• ASSIGNMENT
The data below must be copied in full and without any change.

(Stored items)
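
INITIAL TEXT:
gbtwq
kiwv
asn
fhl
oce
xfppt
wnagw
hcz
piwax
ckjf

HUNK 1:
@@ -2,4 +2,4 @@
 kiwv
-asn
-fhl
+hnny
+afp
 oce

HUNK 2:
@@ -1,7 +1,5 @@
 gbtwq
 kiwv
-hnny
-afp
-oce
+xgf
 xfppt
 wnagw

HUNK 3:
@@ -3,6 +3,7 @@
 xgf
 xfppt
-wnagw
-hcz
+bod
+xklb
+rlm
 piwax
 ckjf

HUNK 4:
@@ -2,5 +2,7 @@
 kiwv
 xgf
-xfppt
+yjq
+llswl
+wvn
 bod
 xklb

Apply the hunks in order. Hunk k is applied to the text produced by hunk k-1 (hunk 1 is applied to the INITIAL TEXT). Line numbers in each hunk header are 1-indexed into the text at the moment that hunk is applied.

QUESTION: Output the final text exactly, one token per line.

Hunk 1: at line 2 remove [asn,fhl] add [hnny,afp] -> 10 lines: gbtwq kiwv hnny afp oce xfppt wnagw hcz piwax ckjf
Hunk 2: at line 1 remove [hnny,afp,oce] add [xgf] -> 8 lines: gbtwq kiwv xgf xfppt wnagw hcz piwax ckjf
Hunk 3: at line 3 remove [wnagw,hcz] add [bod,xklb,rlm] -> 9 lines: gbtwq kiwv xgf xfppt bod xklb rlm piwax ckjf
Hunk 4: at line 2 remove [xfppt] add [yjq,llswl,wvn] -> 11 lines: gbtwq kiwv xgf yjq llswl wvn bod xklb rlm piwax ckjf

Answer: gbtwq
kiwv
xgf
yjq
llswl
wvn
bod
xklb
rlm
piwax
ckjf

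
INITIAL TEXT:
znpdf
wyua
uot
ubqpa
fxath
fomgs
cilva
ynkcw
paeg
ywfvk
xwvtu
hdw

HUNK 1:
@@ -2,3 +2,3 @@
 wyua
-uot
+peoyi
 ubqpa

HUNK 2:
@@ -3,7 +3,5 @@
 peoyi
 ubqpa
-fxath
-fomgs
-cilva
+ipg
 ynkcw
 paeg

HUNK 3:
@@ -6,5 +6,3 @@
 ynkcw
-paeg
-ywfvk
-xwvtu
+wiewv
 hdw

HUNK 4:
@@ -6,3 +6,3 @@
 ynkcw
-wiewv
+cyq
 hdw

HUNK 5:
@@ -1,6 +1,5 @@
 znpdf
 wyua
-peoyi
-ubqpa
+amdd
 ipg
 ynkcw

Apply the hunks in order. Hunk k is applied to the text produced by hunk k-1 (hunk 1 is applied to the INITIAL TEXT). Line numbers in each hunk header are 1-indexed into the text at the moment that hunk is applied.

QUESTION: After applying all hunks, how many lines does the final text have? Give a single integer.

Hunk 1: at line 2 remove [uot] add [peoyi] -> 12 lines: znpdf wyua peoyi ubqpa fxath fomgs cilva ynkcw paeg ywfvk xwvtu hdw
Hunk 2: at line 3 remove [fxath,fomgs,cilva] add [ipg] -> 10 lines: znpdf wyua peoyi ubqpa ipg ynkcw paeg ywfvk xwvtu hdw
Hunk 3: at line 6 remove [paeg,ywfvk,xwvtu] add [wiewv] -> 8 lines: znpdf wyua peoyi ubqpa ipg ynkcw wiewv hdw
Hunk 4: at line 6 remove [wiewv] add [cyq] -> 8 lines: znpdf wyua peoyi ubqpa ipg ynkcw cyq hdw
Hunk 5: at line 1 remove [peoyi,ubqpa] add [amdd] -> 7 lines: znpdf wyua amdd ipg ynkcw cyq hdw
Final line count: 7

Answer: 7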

• WRITTEN SOLUTION
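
INITIAL TEXT:
gbtwq
kiwv
asn
fhl
oce
xfppt
wnagw
hcz
piwax
ckjf

HUNK 1:
@@ -2,4 +2,4 @@
 kiwv
-asn
-fhl
+hnny
+afp
 oce

HUNK 2:
@@ -1,7 +1,5 @@
 gbtwq
 kiwv
-hnny
-afp
-oce
+xgf
 xfppt
 wnagw

HUNK 3:
@@ -3,6 +3,7 @@
 xgf
 xfppt
-wnagw
-hcz
+bod
+xklb
+rlm
 piwax
 ckjf

HUNK 4:
@@ -2,5 +2,7 @@
 kiwv
 xgf
-xfppt
+yjq
+llswl
+wvn
 bod
 xklb

Apply the hunks in order. Hunk k is applied to the text produced by hunk k-1 (hunk 1 is applied to the INITIAL TEXT). Line numbers in each hunk header are 1-indexed into the text at the moment that hunk is applied.

QUESTION: Output the final text exactly, one token per line.

Hunk 1: at line 2 remove [asn,fhl] add [hnny,afp] -> 10 lines: gbtwq kiwv hnny afp oce xfppt wnagw hcz piwax ckjf
Hunk 2: at line 1 remove [hnny,afp,oce] add [xgf] -> 8 lines: gbtwq kiwv xgf xfppt wnagw hcz piwax ckjf
Hunk 3: at line 3 remove [wnagw,hcz] add [bod,xklb,rlm] -> 9 lines: gbtwq kiwv xgf xfppt bod xklb rlm piwax ckjf
Hunk 4: at line 2 remove [xfppt] add [yjq,llswl,wvn] -> 11 lines: gbtwq kiwv xgf yjq llswl wvn bod xklb rlm piwax ckjf

Answer: gbtwq
kiwv
xgf
yjq
llswl
wvn
bod
xklb
rlm
piwax
ckjf

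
INITIAL TEXT:
znpdf
wyua
uot
ubqpa
fxath
fomgs
cilva
ynkcw
paeg
ywfvk
xwvtu
hdw

HUNK 1:
@@ -2,3 +2,3 @@
 wyua
-uot
+peoyi
 ubqpa

HUNK 2:
@@ -3,7 +3,5 @@
 peoyi
 ubqpa
-fxath
-fomgs
-cilva
+ipg
 ynkcw
 paeg

HUNK 3:
@@ -6,5 +6,3 @@
 ynkcw
-paeg
-ywfvk
-xwvtu
+wiewv
 hdw

HUNK 4:
@@ -6,3 +6,3 @@
 ynkcw
-wiewv
+cyq
 hdw

HUNK 5:
@@ -1,6 +1,5 @@
 znpdf
 wyua
-peoyi
-ubqpa
+amdd
 ipg
 ynkcw

Apply the hunks in order. Hunk k is applied to the text produced by hunk k-1 (hunk 1 is applied to the INITIAL TEXT). Line numbers in each hunk header are 1-indexed into the text at the moment that hunk is applied.

QUESTION: After applying all hunks, how many lines does the final text have? Give a single integer.

Hunk 1: at line 2 remove [uot] add [peoyi] -> 12 lines: znpdf wyua peoyi ubqpa fxath fomgs cilva ynkcw paeg ywfvk xwvtu hdw
Hunk 2: at line 3 remove [fxath,fomgs,cilva] add [ipg] -> 10 lines: znpdf wyua peoyi ubqpa ipg ynkcw paeg ywfvk xwvtu hdw
Hunk 3: at line 6 remove [paeg,ywfvk,xwvtu] add [wiewv] -> 8 lines: znpdf wyua peoyi ubqpa ipg ynkcw wiewv hdw
Hunk 4: at line 6 remove [wiewv] add [cyq] -> 8 lines: znpdf wyua peoyi ubqpa ipg ynkcw cyq hdw
Hunk 5: at line 1 remove [peoyi,ubqpa] add [amdd] -> 7 lines: znpdf wyua amdd ipg ynkcw cyq hdw
Final line count: 7

Answer: 7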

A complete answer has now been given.